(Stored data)
---
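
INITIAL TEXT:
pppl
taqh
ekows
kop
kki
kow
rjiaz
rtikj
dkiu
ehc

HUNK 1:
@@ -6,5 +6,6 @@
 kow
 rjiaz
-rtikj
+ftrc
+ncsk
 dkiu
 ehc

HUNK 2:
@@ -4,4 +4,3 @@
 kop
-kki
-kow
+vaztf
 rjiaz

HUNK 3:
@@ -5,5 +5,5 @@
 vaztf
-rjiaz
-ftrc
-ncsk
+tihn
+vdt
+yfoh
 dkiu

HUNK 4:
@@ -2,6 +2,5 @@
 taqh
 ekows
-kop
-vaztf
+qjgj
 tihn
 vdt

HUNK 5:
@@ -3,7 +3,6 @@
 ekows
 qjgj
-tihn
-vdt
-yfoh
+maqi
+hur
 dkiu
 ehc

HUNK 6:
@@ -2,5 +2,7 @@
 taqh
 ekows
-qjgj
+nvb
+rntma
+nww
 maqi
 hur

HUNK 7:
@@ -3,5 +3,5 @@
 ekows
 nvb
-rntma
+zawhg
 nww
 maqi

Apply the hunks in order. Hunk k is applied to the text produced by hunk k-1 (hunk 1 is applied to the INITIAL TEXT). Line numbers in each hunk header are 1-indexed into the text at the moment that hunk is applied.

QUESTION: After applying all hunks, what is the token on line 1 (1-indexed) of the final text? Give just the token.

Hunk 1: at line 6 remove [rtikj] add [ftrc,ncsk] -> 11 lines: pppl taqh ekows kop kki kow rjiaz ftrc ncsk dkiu ehc
Hunk 2: at line 4 remove [kki,kow] add [vaztf] -> 10 lines: pppl taqh ekows kop vaztf rjiaz ftrc ncsk dkiu ehc
Hunk 3: at line 5 remove [rjiaz,ftrc,ncsk] add [tihn,vdt,yfoh] -> 10 lines: pppl taqh ekows kop vaztf tihn vdt yfoh dkiu ehc
Hunk 4: at line 2 remove [kop,vaztf] add [qjgj] -> 9 lines: pppl taqh ekows qjgj tihn vdt yfoh dkiu ehc
Hunk 5: at line 3 remove [tihn,vdt,yfoh] add [maqi,hur] -> 8 lines: pppl taqh ekows qjgj maqi hur dkiu ehc
Hunk 6: at line 2 remove [qjgj] add [nvb,rntma,nww] -> 10 lines: pppl taqh ekows nvb rntma nww maqi hur dkiu ehc
Hunk 7: at line 3 remove [rntma] add [zawhg] -> 10 lines: pppl taqh ekows nvb zawhg nww maqi hur dkiu ehc
Final line 1: pppl

Answer: pppl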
---
◆ Work order ◆
Please find every line in the records that contains the word "INITIAL", and copy it out.

◆ Exercise solution ◆
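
INITIAL TEXT:
Apply the hunks in order. Hunk k is applied to the text produced by hunk k-1 (hunk 1 is applied to the INITIAL TEXT). Line numbers in each hunk header are 1-indexed into the text at the moment that hunk is applied.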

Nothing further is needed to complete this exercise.